Copy the full listing, changing nothing.

Data records>
★ ★ ★

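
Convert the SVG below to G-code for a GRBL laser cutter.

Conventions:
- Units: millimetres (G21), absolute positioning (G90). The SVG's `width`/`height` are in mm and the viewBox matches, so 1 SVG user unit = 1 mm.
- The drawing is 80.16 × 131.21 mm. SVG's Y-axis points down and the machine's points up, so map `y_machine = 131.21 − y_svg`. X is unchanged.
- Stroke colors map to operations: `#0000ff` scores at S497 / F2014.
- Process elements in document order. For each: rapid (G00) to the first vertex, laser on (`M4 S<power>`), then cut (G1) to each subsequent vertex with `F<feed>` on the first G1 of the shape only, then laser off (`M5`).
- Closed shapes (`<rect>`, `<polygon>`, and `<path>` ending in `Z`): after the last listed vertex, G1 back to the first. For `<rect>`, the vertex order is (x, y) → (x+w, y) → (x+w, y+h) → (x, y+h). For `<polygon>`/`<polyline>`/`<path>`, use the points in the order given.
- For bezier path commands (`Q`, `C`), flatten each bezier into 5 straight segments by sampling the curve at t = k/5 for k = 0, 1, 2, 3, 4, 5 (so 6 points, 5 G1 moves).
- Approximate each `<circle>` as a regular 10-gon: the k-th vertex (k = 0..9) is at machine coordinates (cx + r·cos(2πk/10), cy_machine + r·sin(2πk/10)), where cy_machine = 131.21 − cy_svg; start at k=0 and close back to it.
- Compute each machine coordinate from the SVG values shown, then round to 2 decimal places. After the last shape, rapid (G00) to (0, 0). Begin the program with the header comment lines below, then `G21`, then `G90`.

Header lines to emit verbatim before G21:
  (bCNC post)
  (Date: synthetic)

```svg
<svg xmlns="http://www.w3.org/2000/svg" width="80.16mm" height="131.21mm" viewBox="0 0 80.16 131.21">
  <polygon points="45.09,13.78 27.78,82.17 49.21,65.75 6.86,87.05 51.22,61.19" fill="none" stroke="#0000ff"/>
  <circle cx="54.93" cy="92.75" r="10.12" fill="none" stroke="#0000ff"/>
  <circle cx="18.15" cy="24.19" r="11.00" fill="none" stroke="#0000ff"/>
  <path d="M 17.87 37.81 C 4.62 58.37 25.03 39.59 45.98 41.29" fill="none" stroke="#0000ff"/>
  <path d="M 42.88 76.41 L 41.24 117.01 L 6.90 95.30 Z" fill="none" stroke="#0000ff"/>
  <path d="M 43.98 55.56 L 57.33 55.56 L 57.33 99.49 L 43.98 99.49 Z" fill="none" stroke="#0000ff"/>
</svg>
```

(bCNC post)
(Date: synthetic)
G21
G90
G00 X45.09 Y117.43
M4 S497
G1 X27.78 Y49.04 F2014
G1 X49.21 Y65.46
G1 X6.86 Y44.16
G1 X51.22 Y70.02
G1 X45.09 Y117.43
M5
G00 X65.05 Y38.46
M4 S497
G1 X63.12 Y44.41 F2014
G1 X58.06 Y48.08
G1 X51.80 Y48.08
G1 X46.74 Y44.41
G1 X44.81 Y38.46
G1 X46.74 Y32.51
G1 X51.80 Y28.84
G1 X58.06 Y28.84
G1 X63.12 Y32.51
G1 X65.05 Y38.46
M5
G00 X29.15 Y107.02
M4 S497
G1 X27.05 Y113.49 F2014
G1 X21.55 Y117.48
G1 X14.75 Y117.48
G1 X9.25 Y113.49
G1 X7.15 Y107.02
G1 X9.25 Y100.55
G1 X14.75 Y96.56
G1 X21.55 Y96.56
G1 X27.05 Y100.55
G1 X29.15 Y107.02
M5
G00 X17.87 Y93.40
M4 S497
G1 X13.69 Y85.31 F2014
G1 X16.01 Y83.78
G1 X23.22 Y85.96
G1 X33.74 Y88.96
G1 X45.98 Y89.92
M5
G00 X42.88 Y54.80
M4 S497
G1 X41.24 Y14.20 F2014
G1 X6.90 Y35.91
G1 X42.88 Y54.80
M5
G00 X43.98 Y75.65
M4 S497
G1 X57.33 Y75.65 F2014
G1 X57.33 Y31.72
G1 X43.98 Y31.72
G1 X43.98 Y75.65
M5
G00 X0.00 Y0.00

Since the viewBox matches the mm dimensions, user units are millimetres directly. The only transform is the Y-flip y_m = 131.21 − y_svg.

Shape 1 is a closed polygon drawn with `<polygon>`. Its stroke #0000ff means score at S497, F2014. After flipping Y the toolpath is (45.09,117.43) → (27.78,49.04) → (49.21,65.46) → (6.86,44.16) → (51.22,70.02) → (45.09,117.43), returning to the start.

Shape 2 is a circle drawn with `<circle>`. Its stroke #0000ff means score at S497, F2014. After flipping Y the toolpath is (65.05,38.46) → (63.12,44.41) → (58.06,48.08) → (51.80,48.08) → (46.74,44.41) → (44.81,38.46) → (46.74,32.51) → (51.80,28.84) → (58.06,28.84) → (63.12,32.51) → (65.05,38.46), returning to the start.

Shape 3 is a circle drawn with `<circle>`. Its stroke #0000ff means score at S497, F2014. After flipping Y the toolpath is (29.15,107.02) → (27.05,113.49) → (21.55,117.48) → (14.75,117.48) → (9.25,113.49) → (7.15,107.02) → (9.25,100.55) → (14.75,96.56) → (21.55,96.56) → (27.05,100.55) → (29.15,107.02), returning to the start.

Shape 4 is a cubic bezier drawn with `<path>`. Its stroke #0000ff means score at S497, F2014. After flipping Y the toolpath is (17.87,93.40) → (13.69,85.31) → (16.01,83.78) → (23.22,85.96) → (33.74,88.96) → (45.98,89.92).

Shape 5 is a regular polygon drawn with `<path>`. Its stroke #0000ff means score at S497, F2014. After flipping Y the toolpath is (42.88,54.80) → (41.24,14.20) → (6.90,35.91) → (42.88,54.80), returning to the start.

Shape 6 is a rectangle drawn with `<path>`. Its stroke #0000ff means score at S497, F2014. After flipping Y the toolpath is (43.98,75.65) → (57.33,75.65) → (57.33,31.72) → (43.98,31.72) → (43.98,75.65), returning to the start.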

★ ★ ★

Your solution>
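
Convert the SVG below to G-code for a GRBL laser cutter.

Conventions:
- Units: millimetres (G21), absolute positioning (G90). The SVG's `width`/`height` are in mm and the viewBox matches, so 1 SVG user unit = 1 mm.
- The drawing is 80.16 × 131.21 mm. SVG's Y-axis points down and the machine's points up, so map `y_machine = 131.21 − y_svg`. X is unchanged.
- Stroke colors map to operations: `#0000ff` scores at S497 / F2014.
- Process elements in document order. For each: rapid (G00) to the first vertex, laser on (`M4 S<power>`), then cut (G1) to each subsequent vertex with `F<feed>` on the first G1 of the shape only, then laser off (`M5`).
- Closed shapes (`<rect>`, `<polygon>`, and `<path>` ending in `Z`): after the last listed vertex, G1 back to the first. For `<rect>`, the vertex order is (x, y) → (x+w, y) → (x+w, y+h) → (x, y+h). For `<polygon>`/`<polyline>`/`<path>`, use the points in the order given.
- For bezier path commands (`Q`, `C`), flatten each bezier into 5 straight segments by sampling the curve at t = k/5 for k = 0, 1, 2, 3, 4, 5 (so 6 points, 5 G1 moves).
- Approximate each `<circle>` as a regular 10-gon: the k-th vertex (k = 0..9) is at machine coordinates (cx + r·cos(2πk/10), cy_machine + r·sin(2πk/10)), where cy_machine = 131.21 − cy_svg; start at k=0 and close back to it.
- Compute each machine coordinate from the SVG values shown, then round to 2 decimal places. After the last shape, rapid (G00) to (0, 0). Begin the program with the header comment lines below, then `G21`, then `G90`.

Header lines to emit verbatim before G21:
  (bCNC post)
  (Date: synthetic)

```svg
<svg xmlns="http://www.w3.org/2000/svg" width="80.16mm" height="131.21mm" viewBox="0 0 80.16 131.21">
  <polygon points="45.09,13.78 27.78,82.17 49.21,65.75 6.86,87.05 51.22,61.19" fill="none" stroke="#0000ff"/>
  <circle cx="54.93" cy="92.75" r="10.12" fill="none" stroke="#0000ff"/>
  <circle cx="18.15" cy="24.19" r="11.00" fill="none" stroke="#0000ff"/>
  <path d="M 17.87 37.81 C 4.62 58.37 25.03 39.59 45.98 41.29" fill="none" stroke="#0000ff"/>
  <path d="M 42.88 76.41 L 41.24 117.01 L 6.90 95.30 Z" fill="none" stroke="#0000ff"/>
  <path d="M 43.98 55.56 L 57.33 55.56 L 57.33 99.49 L 43.98 99.49 Z" fill="none" stroke="#0000ff"/>
</svg>
```

(bCNC post)
(Date: synthetic)
G21
G90
G00 X45.09 Y117.43
M4 S497
G1 X27.78 Y49.04 F2014
G1 X49.21 Y65.46
G1 X6.86 Y44.16
G1 X51.22 Y70.02
G1 X45.09 Y117.43
M5
G00 X65.05 Y38.46
M4 S497
G1 X63.12 Y44.41 F2014
G1 X58.06 Y48.08
G1 X51.80 Y48.08
G1 X46.74 Y44.41
G1 X44.81 Y38.46
G1 X46.74 Y32.51
G1 X51.80 Y28.84
G1 X58.06 Y28.84
G1 X63.12 Y32.51
G1 X65.05 Y38.46
M5
G00 X29.15 Y107.02
M4 S497
G1 X27.05 Y113.49 F2014
G1 X21.55 Y117.48
G1 X14.75 Y117.48
G1 X9.25 Y113.49
G1 X7.15 Y107.02
G1 X9.25 Y100.55
G1 X14.75 Y96.56
G1 X21.55 Y96.56
G1 X27.05 Y100.55
G1 X29.15 Y107.02
M5
G00 X17.87 Y93.40
M4 S497
G1 X13.69 Y85.31 F2014
G1 X16.01 Y83.78
G1 X23.22 Y85.96
G1 X33.74 Y88.96
G1 X45.98 Y89.92
M5
G00 X42.88 Y54.80
M4 S497
G1 X41.24 Y14.20 F2014
G1 X6.90 Y35.91
G1 X42.88 Y54.80
M5
G00 X43.98 Y75.65
M4 S497
G1 X57.33 Y75.65 F2014
G1 X57.33 Y31.72
G1 X43.98 Y31.72
G1 X43.98 Y75.65
M5
G00 X0.00 Y0.00

Since the viewBox matches the mm dimensions, user units are millimetres directly. The only transform is the Y-flip y_m = 131.21 − y_svg.

Shape 1 is a closed polygon drawn with `<polygon>`. Its stroke #0000ff means score at S497, F2014. After flipping Y the toolpath is (45.09,117.43) → (27.78,49.04) → (49.21,65.46) → (6.86,44.16) → (51.22,70.02) → (45.09,117.43), returning to the start.

Shape 2 is a circle drawn with `<circle>`. Its stroke #0000ff means score at S497, F2014. After flipping Y the toolpath is (65.05,38.46) → (63.12,44.41) → (58.06,48.08) → (51.80,48.08) → (46.74,44.41) → (44.81,38.46) → (46.74,32.51) → (51.80,28.84) → (58.06,28.84) → (63.12,32.51) → (65.05,38.46), returning to the start.

Shape 3 is a circle drawn with `<circle>`. Its stroke #0000ff means score at S497, F2014. After flipping Y the toolpath is (29.15,107.02) → (27.05,113.49) → (21.55,117.48) → (14.75,117.48) → (9.25,113.49) → (7.15,107.02) → (9.25,100.55) → (14.75,96.56) → (21.55,96.56) → (27.05,100.55) → (29.15,107.02), returning to the start.

Shape 4 is a cubic bezier drawn with `<path>`. Its stroke #0000ff means score at S497, F2014. After flipping Y the toolpath is (17.87,93.40) → (13.69,85.31) → (16.01,83.78) → (23.22,85.96) → (33.74,88.96) → (45.98,89.92).

Shape 5 is a regular polygon drawn with `<path>`. Its stroke #0000ff means score at S497, F2014. After flipping Y the toolpath is (42.88,54.80) → (41.24,14.20) → (6.90,35.91) → (42.88,54.80), returning to the start.

Shape 6 is a rectangle drawn with `<path>`. Its stroke #0000ff means score at S497, F2014. After flipping Y the toolpath is (43.98,75.65) → (57.33,75.65) → (57.33,31.72) → (43.98,31.72) → (43.98,75.65), returning to the start.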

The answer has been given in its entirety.